◆ Required action ◆
Reproduce the opening lines of the records exactly, up to and including the line in which "Phonological rules (ordered): 1." occurs.

Start of Source data

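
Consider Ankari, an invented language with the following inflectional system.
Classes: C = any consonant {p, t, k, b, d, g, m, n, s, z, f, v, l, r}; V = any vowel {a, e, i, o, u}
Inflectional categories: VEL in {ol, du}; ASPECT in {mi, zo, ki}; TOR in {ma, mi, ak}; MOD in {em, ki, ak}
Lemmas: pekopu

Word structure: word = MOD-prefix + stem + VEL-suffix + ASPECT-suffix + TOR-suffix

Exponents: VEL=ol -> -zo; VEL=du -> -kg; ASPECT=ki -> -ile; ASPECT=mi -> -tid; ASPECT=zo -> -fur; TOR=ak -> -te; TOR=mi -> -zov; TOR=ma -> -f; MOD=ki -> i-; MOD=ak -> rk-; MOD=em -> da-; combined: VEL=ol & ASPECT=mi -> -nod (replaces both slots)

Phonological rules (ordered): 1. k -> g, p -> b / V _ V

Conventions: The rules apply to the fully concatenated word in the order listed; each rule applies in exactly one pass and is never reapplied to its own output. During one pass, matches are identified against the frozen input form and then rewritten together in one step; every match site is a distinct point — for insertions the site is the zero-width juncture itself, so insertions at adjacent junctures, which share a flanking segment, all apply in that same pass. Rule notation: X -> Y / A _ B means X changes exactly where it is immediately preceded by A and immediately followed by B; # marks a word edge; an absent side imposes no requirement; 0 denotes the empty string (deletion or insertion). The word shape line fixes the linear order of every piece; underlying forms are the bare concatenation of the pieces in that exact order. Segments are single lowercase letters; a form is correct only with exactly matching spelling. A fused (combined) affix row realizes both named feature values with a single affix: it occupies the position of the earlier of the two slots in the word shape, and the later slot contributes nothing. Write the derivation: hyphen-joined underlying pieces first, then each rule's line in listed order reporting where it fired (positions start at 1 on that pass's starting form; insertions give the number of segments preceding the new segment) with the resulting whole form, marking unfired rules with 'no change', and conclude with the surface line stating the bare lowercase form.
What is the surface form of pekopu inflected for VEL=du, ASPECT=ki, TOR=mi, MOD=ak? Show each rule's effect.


underlying: rk-pekopu-kg-ile-zov
1. k -> g, p -> b / V _ V: fires at position(s) 5, 7: rkpegobukgilezov
surface: rkpegobukgilezov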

End of Source data

◆ Response to this task ◆
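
Consider Ankari, an invented language with the following inflectional system.
Classes: C = any consonant {p, t, k, b, d, g, m, n, s, z, f, v, l, r}; V = any vowel {a, e, i, o, u}
Inflectional categories: VEL in {ol, du}; ASPECT in {mi, zo, ki}; TOR in {ma, mi, ak}; MOD in {em, ki, ak}
Lemmas: pekopu

Word structure: word = MOD-prefix + stem + VEL-suffix + ASPECT-suffix + TOR-suffix

Exponents: VEL=ol -> -zo; VEL=du -> -kg; ASPECT=ki -> -ile; ASPECT=mi -> -tid; ASPECT=zo -> -fur; TOR=ak -> -te; TOR=mi -> -zov; TOR=ma -> -f; MOD=ki -> i-; MOD=ak -> rk-; MOD=em -> da-; combined: VEL=ol & ASPECT=mi -> -nod (replaces both slots)

Phonological rules (ordered): 1. k -> g, p -> b / V _ V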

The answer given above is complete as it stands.